Copy all lines below containing "garden".
--- START ---
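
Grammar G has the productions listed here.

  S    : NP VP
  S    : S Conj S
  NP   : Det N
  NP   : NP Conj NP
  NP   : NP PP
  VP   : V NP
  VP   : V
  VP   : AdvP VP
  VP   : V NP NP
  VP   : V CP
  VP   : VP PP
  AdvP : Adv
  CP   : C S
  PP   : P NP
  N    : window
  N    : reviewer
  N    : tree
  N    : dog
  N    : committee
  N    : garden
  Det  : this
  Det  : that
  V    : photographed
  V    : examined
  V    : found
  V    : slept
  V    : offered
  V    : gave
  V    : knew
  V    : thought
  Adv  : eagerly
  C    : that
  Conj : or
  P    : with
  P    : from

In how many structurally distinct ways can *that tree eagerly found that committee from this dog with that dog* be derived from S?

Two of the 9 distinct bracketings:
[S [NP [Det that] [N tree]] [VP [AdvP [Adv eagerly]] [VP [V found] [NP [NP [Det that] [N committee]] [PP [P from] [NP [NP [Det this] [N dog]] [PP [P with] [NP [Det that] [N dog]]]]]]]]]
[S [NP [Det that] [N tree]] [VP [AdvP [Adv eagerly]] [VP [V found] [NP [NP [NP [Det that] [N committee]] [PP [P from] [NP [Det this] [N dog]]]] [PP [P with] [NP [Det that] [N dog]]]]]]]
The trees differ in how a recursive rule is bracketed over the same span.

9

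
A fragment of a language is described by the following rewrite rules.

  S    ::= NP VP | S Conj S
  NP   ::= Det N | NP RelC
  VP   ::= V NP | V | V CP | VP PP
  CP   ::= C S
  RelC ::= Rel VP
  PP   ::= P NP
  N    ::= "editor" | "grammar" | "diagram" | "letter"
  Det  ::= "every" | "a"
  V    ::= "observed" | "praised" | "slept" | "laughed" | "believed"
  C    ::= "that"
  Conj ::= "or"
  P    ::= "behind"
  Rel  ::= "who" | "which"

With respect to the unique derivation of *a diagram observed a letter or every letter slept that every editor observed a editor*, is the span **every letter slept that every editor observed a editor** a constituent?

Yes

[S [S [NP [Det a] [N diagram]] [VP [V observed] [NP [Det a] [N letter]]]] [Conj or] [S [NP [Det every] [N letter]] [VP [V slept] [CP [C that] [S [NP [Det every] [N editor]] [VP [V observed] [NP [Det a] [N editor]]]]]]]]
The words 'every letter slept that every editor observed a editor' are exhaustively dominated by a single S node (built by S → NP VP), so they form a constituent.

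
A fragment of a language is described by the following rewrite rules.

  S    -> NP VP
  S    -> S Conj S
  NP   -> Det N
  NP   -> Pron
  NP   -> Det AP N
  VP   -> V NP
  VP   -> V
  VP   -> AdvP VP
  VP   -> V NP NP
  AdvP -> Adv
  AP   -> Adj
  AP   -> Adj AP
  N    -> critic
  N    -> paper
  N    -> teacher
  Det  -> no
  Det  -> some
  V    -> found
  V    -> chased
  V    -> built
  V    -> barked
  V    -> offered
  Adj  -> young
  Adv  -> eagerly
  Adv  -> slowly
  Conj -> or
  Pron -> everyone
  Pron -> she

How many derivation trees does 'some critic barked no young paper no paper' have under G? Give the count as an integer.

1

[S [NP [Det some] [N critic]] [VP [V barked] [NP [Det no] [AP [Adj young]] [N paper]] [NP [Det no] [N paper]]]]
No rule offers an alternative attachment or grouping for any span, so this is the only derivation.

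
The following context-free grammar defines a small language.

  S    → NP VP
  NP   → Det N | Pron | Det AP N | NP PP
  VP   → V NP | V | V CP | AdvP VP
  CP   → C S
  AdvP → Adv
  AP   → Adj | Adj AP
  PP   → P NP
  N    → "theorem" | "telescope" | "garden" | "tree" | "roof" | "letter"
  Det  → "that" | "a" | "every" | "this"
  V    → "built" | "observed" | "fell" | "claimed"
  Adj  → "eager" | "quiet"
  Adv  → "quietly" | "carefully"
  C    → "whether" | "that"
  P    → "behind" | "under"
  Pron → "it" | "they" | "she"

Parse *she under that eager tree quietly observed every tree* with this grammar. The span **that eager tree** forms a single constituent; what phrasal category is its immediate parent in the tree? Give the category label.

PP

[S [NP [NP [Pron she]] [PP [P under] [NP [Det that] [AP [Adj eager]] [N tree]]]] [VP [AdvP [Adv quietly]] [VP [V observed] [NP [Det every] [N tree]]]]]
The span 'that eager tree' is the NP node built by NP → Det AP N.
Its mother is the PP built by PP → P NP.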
--- END ---
▸ **Answer for the task**:
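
  N    : garden
  N    → "theorem" | "telescope" | "garden" | "tree" | "roof" | "letter"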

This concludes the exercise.